─── GIVEN DATA
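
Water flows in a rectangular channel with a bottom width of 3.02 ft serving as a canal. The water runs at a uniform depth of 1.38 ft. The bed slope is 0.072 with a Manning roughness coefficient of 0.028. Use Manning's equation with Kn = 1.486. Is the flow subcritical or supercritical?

Flow area A = b·y = 3.02 × 1.38 = 4.168 ft². Wetted perimeter P = b + 2y = 3.02 + 2×1.38 = 5.78 ft.
Hydraulic radius R = A/P = 4.168/5.78 = 0.721 ft.
V = (1.486/n) R^(2/3) √S = (1.486/0.028) × 0.721^(2/3) × √0.072 = 11.45 ft/s. Hydraulic depth D_h = A/T = 4.168/3.02 = 1.38 ft.
Froude number Fr = V/√(g·D_h) = 11.45/√(32.2×1.38) = 1.72, which is greater than 1, so the flow is supercritical.

supercritical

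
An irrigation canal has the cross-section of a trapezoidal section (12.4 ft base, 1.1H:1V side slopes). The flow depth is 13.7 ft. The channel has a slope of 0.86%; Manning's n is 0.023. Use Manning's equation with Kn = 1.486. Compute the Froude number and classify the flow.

With bottom width b = 12.4 ft and side slope z = 1.1: A = (b + zy)y = (12.4 + 1.1×13.7)×13.7 = 376.3 ft²; P = b + 2y√(1+z²) = 12.4 + 2×13.7×1.487 = 53.13 ft.
Hydraulic radius R = A/P = 376.3/53.13 = 7.083 ft.
V = (1.486/n) R^(2/3) √S = (1.486/0.023) × 7.083^(2/3) × √0.0086 = 22.1 ft/s. Hydraulic depth D_h = A/T = 376.3/42.54 = 8.847 ft.
Froude number Fr = V/√(g·D_h) = 22.1/√(32.2×8.847) = 1.31, which is greater than 1, so the flow is supercritical.

supercritical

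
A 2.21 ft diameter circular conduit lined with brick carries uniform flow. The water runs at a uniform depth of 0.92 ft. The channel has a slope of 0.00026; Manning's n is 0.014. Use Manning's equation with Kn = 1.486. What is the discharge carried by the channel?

For a circular section of diameter D = 2.21 ft at depth y = 0.92 ft, the central angle is θ = 2 arccos(1 − 2y/D) = 2.805 rad. Then A = (D²/8)(θ − sin θ) = 1.511 ft² and P = Dθ/2 = 3.1 ft.
Hydraulic radius R = A/P = 1.511/3.1 = 0.4875 ft.
Manning's equation: Q = (1.486/n) A R^(2/3) S^(1/2) = (1.486/0.014) × 1.511 × 0.4875^(2/3) × 0.00026^(1/2) = 1.6 ft³/s.

Q = 1.6 ft³/s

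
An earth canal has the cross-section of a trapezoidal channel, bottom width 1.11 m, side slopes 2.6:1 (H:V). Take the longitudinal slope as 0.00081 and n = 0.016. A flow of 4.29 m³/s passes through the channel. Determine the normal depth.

Manning's equation rearranged: A R^(2/3) = nQ / (1·√S) = 0.016 × 4.29 / (√0.00081) = 2.412.
At y = 0.771 m: A R^(2/3) = 1.398 — short.
At y = 1.22 m: A R^(2/3) = 3.963 — over.
At y = 0.983 m: A R^(2/3) = 2.41 — close enough.

y_n = 0.983 m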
──────
ABOUT THIS TASK:
Repeat the entire listing exactly.

TASK ANSWER:
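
Water flows in a rectangular channel with a bottom width of 3.02 ft serving as a canal. The water runs at a uniform depth of 1.38 ft. The bed slope is 0.072 with a Manning roughness coefficient of 0.028. Use Manning's equation with Kn = 1.486. Is the flow subcritical or supercritical?

Flow area A = b·y = 3.02 × 1.38 = 4.168 ft². Wetted perimeter P = b + 2y = 3.02 + 2×1.38 = 5.78 ft.
Hydraulic radius R = A/P = 4.168/5.78 = 0.721 ft.
V = (1.486/n) R^(2/3) √S = (1.486/0.028) × 0.721^(2/3) × √0.072 = 11.45 ft/s. Hydraulic depth D_h = A/T = 4.168/3.02 = 1.38 ft.
Froude number Fr = V/√(g·D_h) = 11.45/√(32.2×1.38) = 1.72, which is greater than 1, so the flow is supercritical.

supercritical

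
An irrigation canal has the cross-section of a trapezoidal section (12.4 ft base, 1.1H:1V side slopes). The flow depth is 13.7 ft. The channel has a slope of 0.86%; Manning's n is 0.023. Use Manning's equation with Kn = 1.486. Compute the Froude number and classify the flow.

With bottom width b = 12.4 ft and side slope z = 1.1: A = (b + zy)y = (12.4 + 1.1×13.7)×13.7 = 376.3 ft²; P = b + 2y√(1+z²) = 12.4 + 2×13.7×1.487 = 53.13 ft.
Hydraulic radius R = A/P = 376.3/53.13 = 7.083 ft.
V = (1.486/n) R^(2/3) √S = (1.486/0.023) × 7.083^(2/3) × √0.0086 = 22.1 ft/s. Hydraulic depth D_h = A/T = 376.3/42.54 = 8.847 ft.
Froude number Fr = V/√(g·D_h) = 22.1/√(32.2×8.847) = 1.31, which is greater than 1, so the flow is supercritical.

supercritical

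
A 2.21 ft diameter circular conduit lined with brick carries uniform flow. The water runs at a uniform depth of 0.92 ft. The channel has a slope of 0.00026; Manning's n is 0.014. Use Manning's equation with Kn = 1.486. What is the discharge carried by the channel?

For a circular section of diameter D = 2.21 ft at depth y = 0.92 ft, the central angle is θ = 2 arccos(1 − 2y/D) = 2.805 rad. Then A = (D²/8)(θ − sin θ) = 1.511 ft² and P = Dθ/2 = 3.1 ft.
Hydraulic radius R = A/P = 1.511/3.1 = 0.4875 ft.
Manning's equation: Q = (1.486/n) A R^(2/3) S^(1/2) = (1.486/0.014) × 1.511 × 0.4875^(2/3) × 0.00026^(1/2) = 1.6 ft³/s.

Q = 1.6 ft³/s

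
An earth canal has the cross-section of a trapezoidal channel, bottom width 1.11 m, side slopes 2.6:1 (H:V). Take the longitudinal slope as 0.00081 and n = 0.016. A flow of 4.29 m³/s passes through the channel. Determine the normal depth.

Manning's equation rearranged: A R^(2/3) = nQ / (1·√S) = 0.016 × 4.29 / (√0.00081) = 2.412.
At y = 0.771 m: A R^(2/3) = 1.398 — short.
At y = 1.22 m: A R^(2/3) = 3.963 — over.
At y = 0.983 m: A R^(2/3) = 2.41 — close enough.

y_n = 0.983 m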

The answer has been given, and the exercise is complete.